Records for this task:
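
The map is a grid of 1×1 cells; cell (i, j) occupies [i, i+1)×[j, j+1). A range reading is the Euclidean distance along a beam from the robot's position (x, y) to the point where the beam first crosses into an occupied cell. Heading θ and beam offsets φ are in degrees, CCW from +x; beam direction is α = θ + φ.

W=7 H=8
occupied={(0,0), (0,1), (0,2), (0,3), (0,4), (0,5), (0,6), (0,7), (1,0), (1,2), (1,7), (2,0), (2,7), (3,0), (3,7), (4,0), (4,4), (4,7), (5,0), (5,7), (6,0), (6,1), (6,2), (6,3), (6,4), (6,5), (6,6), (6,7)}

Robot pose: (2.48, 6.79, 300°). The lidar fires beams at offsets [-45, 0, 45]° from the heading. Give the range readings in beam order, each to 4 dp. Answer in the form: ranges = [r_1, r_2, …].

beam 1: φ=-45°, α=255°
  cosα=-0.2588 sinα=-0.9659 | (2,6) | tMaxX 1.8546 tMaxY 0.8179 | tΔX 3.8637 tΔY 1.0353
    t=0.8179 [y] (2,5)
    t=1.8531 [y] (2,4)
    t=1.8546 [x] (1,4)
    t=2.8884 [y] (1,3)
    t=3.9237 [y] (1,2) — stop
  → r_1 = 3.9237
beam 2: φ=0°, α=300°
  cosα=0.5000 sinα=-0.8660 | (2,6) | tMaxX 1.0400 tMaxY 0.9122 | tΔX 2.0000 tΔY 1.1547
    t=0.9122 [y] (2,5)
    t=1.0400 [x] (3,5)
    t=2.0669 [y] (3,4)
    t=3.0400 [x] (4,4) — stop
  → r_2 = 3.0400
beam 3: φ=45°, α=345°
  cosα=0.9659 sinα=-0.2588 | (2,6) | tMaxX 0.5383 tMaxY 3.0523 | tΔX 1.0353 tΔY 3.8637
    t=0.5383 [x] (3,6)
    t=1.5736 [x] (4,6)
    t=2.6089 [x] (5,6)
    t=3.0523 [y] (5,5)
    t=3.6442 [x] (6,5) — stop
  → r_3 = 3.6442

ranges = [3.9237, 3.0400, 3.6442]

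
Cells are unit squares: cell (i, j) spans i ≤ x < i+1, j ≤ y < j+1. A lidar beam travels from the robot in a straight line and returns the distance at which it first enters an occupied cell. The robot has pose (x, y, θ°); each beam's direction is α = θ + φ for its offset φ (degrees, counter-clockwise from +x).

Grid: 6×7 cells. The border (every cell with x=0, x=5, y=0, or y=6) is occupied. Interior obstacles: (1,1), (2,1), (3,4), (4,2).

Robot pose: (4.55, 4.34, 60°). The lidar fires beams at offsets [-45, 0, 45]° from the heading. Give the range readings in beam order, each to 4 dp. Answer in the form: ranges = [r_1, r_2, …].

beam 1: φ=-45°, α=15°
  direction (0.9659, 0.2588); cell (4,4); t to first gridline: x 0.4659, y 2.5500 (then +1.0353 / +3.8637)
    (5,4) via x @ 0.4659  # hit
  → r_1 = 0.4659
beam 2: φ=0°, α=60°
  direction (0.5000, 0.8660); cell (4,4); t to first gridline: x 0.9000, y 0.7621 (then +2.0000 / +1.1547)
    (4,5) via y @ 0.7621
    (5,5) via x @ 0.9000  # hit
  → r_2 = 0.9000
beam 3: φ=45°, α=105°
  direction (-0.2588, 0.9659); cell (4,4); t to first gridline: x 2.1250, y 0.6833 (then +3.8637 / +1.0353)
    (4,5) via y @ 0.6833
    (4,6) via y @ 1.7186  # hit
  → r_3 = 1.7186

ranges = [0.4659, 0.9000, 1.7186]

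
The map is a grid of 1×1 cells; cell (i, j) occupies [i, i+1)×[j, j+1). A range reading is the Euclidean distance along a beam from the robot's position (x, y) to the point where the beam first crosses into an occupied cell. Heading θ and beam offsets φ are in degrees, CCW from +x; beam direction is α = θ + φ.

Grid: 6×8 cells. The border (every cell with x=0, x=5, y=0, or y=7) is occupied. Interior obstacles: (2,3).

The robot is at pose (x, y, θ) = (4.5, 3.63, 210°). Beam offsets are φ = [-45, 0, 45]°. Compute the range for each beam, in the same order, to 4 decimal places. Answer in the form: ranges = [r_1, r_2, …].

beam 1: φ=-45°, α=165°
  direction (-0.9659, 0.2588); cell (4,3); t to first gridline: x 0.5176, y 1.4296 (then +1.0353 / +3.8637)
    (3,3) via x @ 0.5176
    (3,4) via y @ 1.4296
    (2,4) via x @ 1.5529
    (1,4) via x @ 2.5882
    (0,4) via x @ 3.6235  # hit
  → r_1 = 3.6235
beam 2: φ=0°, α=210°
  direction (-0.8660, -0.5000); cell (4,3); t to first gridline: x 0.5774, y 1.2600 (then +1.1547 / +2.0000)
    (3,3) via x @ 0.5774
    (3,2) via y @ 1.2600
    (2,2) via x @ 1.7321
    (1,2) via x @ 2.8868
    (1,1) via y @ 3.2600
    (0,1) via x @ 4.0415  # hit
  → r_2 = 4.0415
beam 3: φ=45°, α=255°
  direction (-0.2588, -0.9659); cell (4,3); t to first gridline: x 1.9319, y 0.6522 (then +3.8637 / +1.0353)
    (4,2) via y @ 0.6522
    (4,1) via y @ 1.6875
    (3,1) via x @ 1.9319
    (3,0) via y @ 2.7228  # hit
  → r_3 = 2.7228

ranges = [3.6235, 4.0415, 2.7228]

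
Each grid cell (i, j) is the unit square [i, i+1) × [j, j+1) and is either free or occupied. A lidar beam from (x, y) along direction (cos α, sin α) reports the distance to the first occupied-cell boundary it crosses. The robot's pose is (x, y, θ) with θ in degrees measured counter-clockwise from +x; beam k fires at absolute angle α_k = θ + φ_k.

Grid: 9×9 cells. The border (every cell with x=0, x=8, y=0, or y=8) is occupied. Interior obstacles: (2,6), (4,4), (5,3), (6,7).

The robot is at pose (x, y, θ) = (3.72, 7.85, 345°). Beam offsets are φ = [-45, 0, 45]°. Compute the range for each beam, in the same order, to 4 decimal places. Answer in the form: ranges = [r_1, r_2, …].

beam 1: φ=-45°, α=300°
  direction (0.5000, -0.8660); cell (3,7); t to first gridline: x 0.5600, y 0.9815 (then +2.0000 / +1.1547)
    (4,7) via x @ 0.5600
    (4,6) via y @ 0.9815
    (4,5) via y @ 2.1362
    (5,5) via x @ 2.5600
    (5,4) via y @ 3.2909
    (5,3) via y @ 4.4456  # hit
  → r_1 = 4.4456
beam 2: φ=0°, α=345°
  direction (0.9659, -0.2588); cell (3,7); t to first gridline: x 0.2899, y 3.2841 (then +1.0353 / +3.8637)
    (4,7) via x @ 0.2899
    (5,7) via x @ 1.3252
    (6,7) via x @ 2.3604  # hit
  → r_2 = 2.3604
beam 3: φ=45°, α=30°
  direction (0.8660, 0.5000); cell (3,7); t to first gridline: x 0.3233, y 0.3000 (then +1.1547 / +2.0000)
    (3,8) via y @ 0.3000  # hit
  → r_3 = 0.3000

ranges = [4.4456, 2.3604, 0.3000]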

Problem requirements: Give back every record exactly.

Response to this exercise:
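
The map is a grid of 1×1 cells; cell (i, j) occupies [i, i+1)×[j, j+1). A range reading is the Euclidean distance along a beam from the robot's position (x, y) to the point where the beam first crosses into an occupied cell. Heading θ and beam offsets φ are in degrees, CCW from +x; beam direction is α = θ + φ.

W=7 H=8
occupied={(0,0), (0,1), (0,2), (0,3), (0,4), (0,5), (0,6), (0,7), (1,0), (1,2), (1,7), (2,0), (2,7), (3,0), (3,7), (4,0), (4,4), (4,7), (5,0), (5,7), (6,0), (6,1), (6,2), (6,3), (6,4), (6,5), (6,6), (6,7)}

Robot pose: (2.48, 6.79, 300°). The lidar fires beams at offsets [-45, 0, 45]° from the heading. Give the range readings in beam order, each to 4 dp. Answer in the form: ranges = [r_1, r_2, …].

beam 1: φ=-45°, α=255°
  cosα=-0.2588 sinα=-0.9659 | (2,6) | tMaxX 1.8546 tMaxY 0.8179 | tΔX 3.8637 tΔY 1.0353
    t=0.8179 [y] (2,5)
    t=1.8531 [y] (2,4)
    t=1.8546 [x] (1,4)
    t=2.8884 [y] (1,3)
    t=3.9237 [y] (1,2) — stop
  → r_1 = 3.9237
beam 2: φ=0°, α=300°
  cosα=0.5000 sinα=-0.8660 | (2,6) | tMaxX 1.0400 tMaxY 0.9122 | tΔX 2.0000 tΔY 1.1547
    t=0.9122 [y] (2,5)
    t=1.0400 [x] (3,5)
    t=2.0669 [y] (3,4)
    t=3.0400 [x] (4,4) — stop
  → r_2 = 3.0400
beam 3: φ=45°, α=345°
  cosα=0.9659 sinα=-0.2588 | (2,6) | tMaxX 0.5383 tMaxY 3.0523 | tΔX 1.0353 tΔY 3.8637
    t=0.5383 [x] (3,6)
    t=1.5736 [x] (4,6)
    t=2.6089 [x] (5,6)
    t=3.0523 [y] (5,5)
    t=3.6442 [x] (6,5) — stop
  → r_3 = 3.6442

ranges = [3.9237, 3.0400, 3.6442]

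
Cells are unit squares: cell (i, j) spans i ≤ x < i+1, j ≤ y < j+1. A lidar beam travels from the robot in a straight line and returns the distance at which it first enters an occupied cell. The robot has pose (x, y, θ°); each beam's direction is α = θ + φ for its offset φ (degrees, counter-clockwise from +x).

Grid: 6×7 cells. The border (every cell with x=0, x=5, y=0, or y=6) is occupied. Interior obstacles: (1,1), (2,1), (3,4), (4,2).

Robot pose: (4.55, 4.34, 60°). The lidar fires beams at offsets [-45, 0, 45]° from the heading. Give the range readings in beam order, each to 4 dp. Answer in the form: ranges = [r_1, r_2, …].

beam 1: φ=-45°, α=15°
  direction (0.9659, 0.2588); cell (4,4); t to first gridline: x 0.4659, y 2.5500 (then +1.0353 / +3.8637)
    (5,4) via x @ 0.4659  # hit
  → r_1 = 0.4659
beam 2: φ=0°, α=60°
  direction (0.5000, 0.8660); cell (4,4); t to first gridline: x 0.9000, y 0.7621 (then +2.0000 / +1.1547)
    (4,5) via y @ 0.7621
    (5,5) via x @ 0.9000  # hit
  → r_2 = 0.9000
beam 3: φ=45°, α=105°
  direction (-0.2588, 0.9659); cell (4,4); t to first gridline: x 2.1250, y 0.6833 (then +3.8637 / +1.0353)
    (4,5) via y @ 0.6833
    (4,6) via y @ 1.7186  # hit
  → r_3 = 1.7186

ranges = [0.4659, 0.9000, 1.7186]

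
The map is a grid of 1×1 cells; cell (i, j) occupies [i, i+1)×[j, j+1). A range reading is the Euclidean distance along a beam from the robot's position (x, y) to the point where the beam first crosses into an occupied cell. Heading θ and beam offsets φ are in degrees, CCW from +x; beam direction is α = θ + φ.

Grid: 6×8 cells. The border (every cell with x=0, x=5, y=0, or y=7) is occupied. Interior obstacles: (2,3).

The robot is at pose (x, y, θ) = (4.5, 3.63, 210°). Beam offsets are φ = [-45, 0, 45]°. Compute the range for each beam, in the same order, to 4 decimal places. Answer in the form: ranges = [r_1, r_2, …].

beam 1: φ=-45°, α=165°
  direction (-0.9659, 0.2588); cell (4,3); t to first gridline: x 0.5176, y 1.4296 (then +1.0353 / +3.8637)
    (3,3) via x @ 0.5176
    (3,4) via y @ 1.4296
    (2,4) via x @ 1.5529
    (1,4) via x @ 2.5882
    (0,4) via x @ 3.6235  # hit
  → r_1 = 3.6235
beam 2: φ=0°, α=210°
  direction (-0.8660, -0.5000); cell (4,3); t to first gridline: x 0.5774, y 1.2600 (then +1.1547 / +2.0000)
    (3,3) via x @ 0.5774
    (3,2) via y @ 1.2600
    (2,2) via x @ 1.7321
    (1,2) via x @ 2.8868
    (1,1) via y @ 3.2600
    (0,1) via x @ 4.0415  # hit
  → r_2 = 4.0415
beam 3: φ=45°, α=255°
  direction (-0.2588, -0.9659); cell (4,3); t to first gridline: x 1.9319, y 0.6522 (then +3.8637 / +1.0353)
    (4,2) via y @ 0.6522
    (4,1) via y @ 1.6875
    (3,1) via x @ 1.9319
    (3,0) via y @ 2.7228  # hit
  → r_3 = 2.7228

ranges = [3.6235, 4.0415, 2.7228]

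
Each grid cell (i, j) is the unit square [i, i+1) × [j, j+1) and is either free or occupied. A lidar beam from (x, y) along direction (cos α, sin α) reports the distance to the first occupied-cell boundary it crosses. The robot's pose is (x, y, θ) with θ in degrees measured counter-clockwise from +x; beam k fires at absolute angle α_k = θ + φ_k.

Grid: 9×9 cells. The border (every cell with x=0, x=8, y=0, or y=8) is occupied. Interior obstacles: (2,6), (4,4), (5,3), (6,7).

The robot is at pose (x, y, θ) = (3.72, 7.85, 345°). Beam offsets are φ = [-45, 0, 45]°. Compute the range for each beam, in the same order, to 4 decimal places. Answer in the form: ranges = [r_1, r_2, …].

beam 1: φ=-45°, α=300°
  direction (0.5000, -0.8660); cell (3,7); t to first gridline: x 0.5600, y 0.9815 (then +2.0000 / +1.1547)
    (4,7) via x @ 0.5600
    (4,6) via y @ 0.9815
    (4,5) via y @ 2.1362
    (5,5) via x @ 2.5600
    (5,4) via y @ 3.2909
    (5,3) via y @ 4.4456  # hit
  → r_1 = 4.4456
beam 2: φ=0°, α=345°
  direction (0.9659, -0.2588); cell (3,7); t to first gridline: x 0.2899, y 3.2841 (then +1.0353 / +3.8637)
    (4,7) via x @ 0.2899
    (5,7) via x @ 1.3252
    (6,7) via x @ 2.3604  # hit
  → r_2 = 2.3604
beam 3: φ=45°, α=30°
  direction (0.8660, 0.5000); cell (3,7); t to first gridline: x 0.3233, y 0.3000 (then +1.1547 / +2.0000)
    (3,8) via y @ 0.3000  # hit
  → r_3 = 0.3000

ranges = [4.4456, 2.3604, 0.3000]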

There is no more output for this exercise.